● WHAT NEEDS TO BE DONE
Each line below with the word "blossom" needs to be copied.
Segment Start: PROVIDED DATA
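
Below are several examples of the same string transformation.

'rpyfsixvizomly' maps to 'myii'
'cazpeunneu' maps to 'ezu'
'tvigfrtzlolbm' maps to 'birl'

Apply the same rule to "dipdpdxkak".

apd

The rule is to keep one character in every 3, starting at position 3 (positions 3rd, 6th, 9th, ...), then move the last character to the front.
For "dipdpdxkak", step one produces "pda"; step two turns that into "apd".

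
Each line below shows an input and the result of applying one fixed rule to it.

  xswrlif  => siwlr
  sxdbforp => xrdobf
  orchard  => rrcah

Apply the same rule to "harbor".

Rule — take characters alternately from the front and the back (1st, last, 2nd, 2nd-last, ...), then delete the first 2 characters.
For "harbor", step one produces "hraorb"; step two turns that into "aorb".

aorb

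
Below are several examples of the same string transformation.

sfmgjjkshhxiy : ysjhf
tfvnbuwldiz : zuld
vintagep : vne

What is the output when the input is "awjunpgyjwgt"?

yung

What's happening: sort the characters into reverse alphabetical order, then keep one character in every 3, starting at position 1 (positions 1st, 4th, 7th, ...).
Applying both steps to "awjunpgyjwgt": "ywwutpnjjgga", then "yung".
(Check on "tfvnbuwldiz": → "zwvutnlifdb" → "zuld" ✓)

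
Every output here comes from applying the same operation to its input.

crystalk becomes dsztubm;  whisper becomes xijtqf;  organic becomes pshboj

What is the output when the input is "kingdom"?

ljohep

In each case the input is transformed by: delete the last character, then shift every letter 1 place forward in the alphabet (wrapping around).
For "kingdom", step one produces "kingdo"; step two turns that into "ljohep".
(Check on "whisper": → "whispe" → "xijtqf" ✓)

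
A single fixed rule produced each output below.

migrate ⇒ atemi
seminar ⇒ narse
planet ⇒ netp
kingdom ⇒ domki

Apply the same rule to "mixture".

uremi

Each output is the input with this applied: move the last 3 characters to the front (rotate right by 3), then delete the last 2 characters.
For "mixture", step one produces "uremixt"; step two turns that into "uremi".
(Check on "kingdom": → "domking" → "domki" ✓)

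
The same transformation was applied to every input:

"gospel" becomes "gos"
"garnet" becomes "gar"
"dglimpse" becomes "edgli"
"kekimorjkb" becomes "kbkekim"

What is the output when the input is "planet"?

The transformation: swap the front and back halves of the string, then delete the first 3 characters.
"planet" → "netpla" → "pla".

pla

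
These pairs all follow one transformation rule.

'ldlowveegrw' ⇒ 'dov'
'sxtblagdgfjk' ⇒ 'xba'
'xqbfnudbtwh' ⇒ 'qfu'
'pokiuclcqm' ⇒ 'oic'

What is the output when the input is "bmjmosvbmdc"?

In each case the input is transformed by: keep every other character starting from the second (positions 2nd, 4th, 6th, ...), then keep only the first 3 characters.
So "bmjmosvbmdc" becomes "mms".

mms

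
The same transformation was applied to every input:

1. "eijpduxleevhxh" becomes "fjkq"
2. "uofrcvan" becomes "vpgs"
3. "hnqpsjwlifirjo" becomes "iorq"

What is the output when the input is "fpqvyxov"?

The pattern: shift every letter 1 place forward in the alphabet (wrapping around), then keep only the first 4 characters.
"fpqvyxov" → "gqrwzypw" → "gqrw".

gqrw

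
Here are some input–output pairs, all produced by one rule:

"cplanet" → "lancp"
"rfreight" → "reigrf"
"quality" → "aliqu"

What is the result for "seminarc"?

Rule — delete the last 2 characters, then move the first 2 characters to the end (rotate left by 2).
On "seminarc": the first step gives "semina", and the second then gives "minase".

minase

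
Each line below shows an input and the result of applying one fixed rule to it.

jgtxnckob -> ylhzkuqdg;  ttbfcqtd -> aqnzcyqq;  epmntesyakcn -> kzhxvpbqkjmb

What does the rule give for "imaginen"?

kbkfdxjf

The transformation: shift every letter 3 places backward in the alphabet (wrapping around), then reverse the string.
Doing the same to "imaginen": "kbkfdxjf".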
Segment End: PROVIDED DATA
Segment Start: PROVIDED DATA
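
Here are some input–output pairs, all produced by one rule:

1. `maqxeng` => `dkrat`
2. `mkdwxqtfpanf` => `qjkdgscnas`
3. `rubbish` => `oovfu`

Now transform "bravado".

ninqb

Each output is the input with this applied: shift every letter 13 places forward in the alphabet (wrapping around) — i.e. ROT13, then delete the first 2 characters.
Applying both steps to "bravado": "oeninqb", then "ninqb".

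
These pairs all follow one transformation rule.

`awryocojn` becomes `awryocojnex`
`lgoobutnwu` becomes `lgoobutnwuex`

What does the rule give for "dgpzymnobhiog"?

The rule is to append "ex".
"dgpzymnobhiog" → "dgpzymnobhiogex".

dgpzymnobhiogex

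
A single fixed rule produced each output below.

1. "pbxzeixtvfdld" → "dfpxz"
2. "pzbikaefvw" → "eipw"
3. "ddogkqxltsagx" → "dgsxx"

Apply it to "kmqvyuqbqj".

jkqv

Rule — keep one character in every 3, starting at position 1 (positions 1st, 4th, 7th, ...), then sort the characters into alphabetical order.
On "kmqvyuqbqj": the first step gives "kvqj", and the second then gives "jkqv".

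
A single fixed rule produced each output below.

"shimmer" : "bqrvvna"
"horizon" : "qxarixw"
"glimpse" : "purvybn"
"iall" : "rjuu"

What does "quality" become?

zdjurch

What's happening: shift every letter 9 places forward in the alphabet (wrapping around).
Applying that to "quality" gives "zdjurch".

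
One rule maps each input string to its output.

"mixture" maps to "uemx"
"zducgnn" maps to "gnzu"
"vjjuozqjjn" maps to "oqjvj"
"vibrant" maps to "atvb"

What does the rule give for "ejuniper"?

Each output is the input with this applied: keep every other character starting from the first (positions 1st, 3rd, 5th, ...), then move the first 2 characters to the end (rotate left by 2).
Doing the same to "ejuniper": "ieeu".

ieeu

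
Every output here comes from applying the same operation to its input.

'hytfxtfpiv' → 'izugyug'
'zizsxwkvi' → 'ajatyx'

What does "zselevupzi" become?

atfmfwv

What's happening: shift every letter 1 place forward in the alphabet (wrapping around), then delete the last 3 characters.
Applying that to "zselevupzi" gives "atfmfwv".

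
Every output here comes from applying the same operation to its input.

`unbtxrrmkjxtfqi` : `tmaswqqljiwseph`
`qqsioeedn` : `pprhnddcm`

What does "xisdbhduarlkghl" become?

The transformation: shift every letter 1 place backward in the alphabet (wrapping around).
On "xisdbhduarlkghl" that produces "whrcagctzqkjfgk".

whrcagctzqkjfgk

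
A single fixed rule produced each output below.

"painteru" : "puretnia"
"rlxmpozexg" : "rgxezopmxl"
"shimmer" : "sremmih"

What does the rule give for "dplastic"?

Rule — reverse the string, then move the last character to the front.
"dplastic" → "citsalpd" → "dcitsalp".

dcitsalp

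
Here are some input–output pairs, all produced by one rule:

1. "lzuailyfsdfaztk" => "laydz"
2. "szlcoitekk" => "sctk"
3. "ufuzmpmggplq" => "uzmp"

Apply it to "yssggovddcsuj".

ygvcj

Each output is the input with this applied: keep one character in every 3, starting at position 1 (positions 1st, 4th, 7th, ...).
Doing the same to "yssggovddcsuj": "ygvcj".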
Segment End: PROVIDED DATA
Segment Start: PROVIDED DATA
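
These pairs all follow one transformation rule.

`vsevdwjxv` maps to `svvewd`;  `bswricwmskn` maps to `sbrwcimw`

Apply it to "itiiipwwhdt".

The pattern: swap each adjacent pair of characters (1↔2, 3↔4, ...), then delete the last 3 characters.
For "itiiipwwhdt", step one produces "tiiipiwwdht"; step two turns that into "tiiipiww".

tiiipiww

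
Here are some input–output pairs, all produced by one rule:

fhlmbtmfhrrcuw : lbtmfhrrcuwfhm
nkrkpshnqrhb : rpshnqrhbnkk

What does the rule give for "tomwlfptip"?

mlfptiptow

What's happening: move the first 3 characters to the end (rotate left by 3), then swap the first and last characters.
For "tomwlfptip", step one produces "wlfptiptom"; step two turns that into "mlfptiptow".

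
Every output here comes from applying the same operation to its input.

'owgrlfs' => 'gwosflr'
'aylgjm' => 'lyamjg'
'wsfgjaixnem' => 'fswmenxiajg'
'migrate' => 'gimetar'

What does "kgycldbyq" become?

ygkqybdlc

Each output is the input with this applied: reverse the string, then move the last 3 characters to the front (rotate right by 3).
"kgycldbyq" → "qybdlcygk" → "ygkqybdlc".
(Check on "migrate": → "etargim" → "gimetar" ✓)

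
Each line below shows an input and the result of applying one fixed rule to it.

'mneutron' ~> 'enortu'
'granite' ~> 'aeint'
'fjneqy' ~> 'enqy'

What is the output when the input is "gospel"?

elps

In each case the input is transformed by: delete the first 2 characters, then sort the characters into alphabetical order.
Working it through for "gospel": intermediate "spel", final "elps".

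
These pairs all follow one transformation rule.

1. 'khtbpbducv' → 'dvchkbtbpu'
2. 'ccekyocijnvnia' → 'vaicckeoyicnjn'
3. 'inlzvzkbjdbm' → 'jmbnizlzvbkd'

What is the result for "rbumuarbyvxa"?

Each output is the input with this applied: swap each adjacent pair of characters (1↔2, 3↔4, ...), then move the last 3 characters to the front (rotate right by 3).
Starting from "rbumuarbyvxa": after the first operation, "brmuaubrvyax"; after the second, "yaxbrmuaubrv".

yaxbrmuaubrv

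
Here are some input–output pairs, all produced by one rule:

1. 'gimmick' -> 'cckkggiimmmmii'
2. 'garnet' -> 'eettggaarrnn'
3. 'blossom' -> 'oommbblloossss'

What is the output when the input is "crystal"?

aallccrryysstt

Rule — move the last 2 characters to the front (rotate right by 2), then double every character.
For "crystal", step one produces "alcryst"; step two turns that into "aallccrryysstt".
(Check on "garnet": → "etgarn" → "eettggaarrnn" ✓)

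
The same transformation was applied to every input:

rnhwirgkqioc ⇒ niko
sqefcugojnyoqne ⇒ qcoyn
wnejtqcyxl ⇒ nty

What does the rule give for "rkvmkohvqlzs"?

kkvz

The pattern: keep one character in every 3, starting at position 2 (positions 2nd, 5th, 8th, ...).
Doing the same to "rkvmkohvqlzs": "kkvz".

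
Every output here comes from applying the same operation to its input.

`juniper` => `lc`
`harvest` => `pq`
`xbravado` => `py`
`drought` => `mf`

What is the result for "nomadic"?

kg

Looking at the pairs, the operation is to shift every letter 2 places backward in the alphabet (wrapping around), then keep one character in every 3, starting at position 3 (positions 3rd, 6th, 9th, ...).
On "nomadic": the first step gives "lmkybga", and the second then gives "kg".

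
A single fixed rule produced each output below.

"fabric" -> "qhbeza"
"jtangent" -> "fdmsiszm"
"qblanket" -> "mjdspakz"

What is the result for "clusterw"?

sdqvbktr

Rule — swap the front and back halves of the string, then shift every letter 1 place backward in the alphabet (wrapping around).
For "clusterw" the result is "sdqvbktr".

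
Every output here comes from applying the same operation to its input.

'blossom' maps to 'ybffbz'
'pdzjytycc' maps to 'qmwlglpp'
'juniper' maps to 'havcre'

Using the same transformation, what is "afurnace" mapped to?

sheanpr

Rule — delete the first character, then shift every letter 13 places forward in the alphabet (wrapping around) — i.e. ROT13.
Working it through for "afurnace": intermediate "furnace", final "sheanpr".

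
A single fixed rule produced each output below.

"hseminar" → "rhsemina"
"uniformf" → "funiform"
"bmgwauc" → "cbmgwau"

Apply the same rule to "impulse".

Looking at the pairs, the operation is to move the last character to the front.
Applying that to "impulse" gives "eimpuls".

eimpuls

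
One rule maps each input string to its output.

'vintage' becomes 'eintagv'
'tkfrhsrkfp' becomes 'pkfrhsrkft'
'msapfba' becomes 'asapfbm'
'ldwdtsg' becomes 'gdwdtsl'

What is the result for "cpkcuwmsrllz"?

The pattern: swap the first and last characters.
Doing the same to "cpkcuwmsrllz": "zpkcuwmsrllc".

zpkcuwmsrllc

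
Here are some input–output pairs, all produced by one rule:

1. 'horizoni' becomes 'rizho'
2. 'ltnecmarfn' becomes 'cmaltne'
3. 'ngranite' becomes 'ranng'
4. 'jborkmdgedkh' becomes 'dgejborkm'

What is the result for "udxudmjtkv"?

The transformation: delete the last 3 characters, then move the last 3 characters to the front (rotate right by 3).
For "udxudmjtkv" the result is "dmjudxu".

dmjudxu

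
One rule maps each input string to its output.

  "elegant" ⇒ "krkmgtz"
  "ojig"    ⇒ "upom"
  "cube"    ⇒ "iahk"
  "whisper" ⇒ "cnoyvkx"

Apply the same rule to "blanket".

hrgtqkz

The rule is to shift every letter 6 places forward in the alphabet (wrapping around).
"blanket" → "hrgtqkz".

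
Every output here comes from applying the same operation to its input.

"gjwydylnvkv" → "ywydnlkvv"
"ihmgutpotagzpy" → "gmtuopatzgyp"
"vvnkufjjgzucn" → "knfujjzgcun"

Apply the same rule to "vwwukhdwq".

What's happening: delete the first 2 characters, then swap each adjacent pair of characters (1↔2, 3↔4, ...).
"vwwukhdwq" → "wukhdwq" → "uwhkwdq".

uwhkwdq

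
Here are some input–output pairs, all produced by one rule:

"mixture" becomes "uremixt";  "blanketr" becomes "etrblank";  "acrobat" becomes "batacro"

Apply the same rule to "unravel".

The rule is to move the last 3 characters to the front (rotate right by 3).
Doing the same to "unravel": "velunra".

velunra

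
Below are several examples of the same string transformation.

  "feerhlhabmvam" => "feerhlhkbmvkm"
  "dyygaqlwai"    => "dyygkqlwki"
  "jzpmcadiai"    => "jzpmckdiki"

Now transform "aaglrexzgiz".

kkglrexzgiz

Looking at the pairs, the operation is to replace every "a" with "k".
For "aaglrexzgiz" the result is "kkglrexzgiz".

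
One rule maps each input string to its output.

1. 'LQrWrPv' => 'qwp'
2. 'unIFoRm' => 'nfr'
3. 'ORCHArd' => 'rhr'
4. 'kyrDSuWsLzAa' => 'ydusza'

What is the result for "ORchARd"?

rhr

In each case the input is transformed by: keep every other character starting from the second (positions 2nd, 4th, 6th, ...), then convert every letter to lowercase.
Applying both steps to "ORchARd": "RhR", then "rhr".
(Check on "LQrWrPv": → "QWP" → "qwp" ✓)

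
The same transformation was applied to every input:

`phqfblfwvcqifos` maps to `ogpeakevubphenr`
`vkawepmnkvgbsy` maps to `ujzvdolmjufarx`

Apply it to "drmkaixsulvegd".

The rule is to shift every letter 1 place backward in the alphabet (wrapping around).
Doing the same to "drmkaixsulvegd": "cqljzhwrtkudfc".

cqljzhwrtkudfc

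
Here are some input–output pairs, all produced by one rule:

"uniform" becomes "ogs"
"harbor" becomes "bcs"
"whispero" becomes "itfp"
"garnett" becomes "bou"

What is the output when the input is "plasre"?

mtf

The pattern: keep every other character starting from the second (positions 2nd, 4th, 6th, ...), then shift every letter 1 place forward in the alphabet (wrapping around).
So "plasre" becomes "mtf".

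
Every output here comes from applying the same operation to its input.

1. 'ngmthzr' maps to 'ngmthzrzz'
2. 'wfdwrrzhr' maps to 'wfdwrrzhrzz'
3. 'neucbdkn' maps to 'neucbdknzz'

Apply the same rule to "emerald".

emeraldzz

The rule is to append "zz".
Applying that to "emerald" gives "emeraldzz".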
Segment End: PROVIDED DATA
● RESULT FOR THIS TASK
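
3. 'blossom' -> 'oommbblloossss'
'blossom' maps to 'ybffbz'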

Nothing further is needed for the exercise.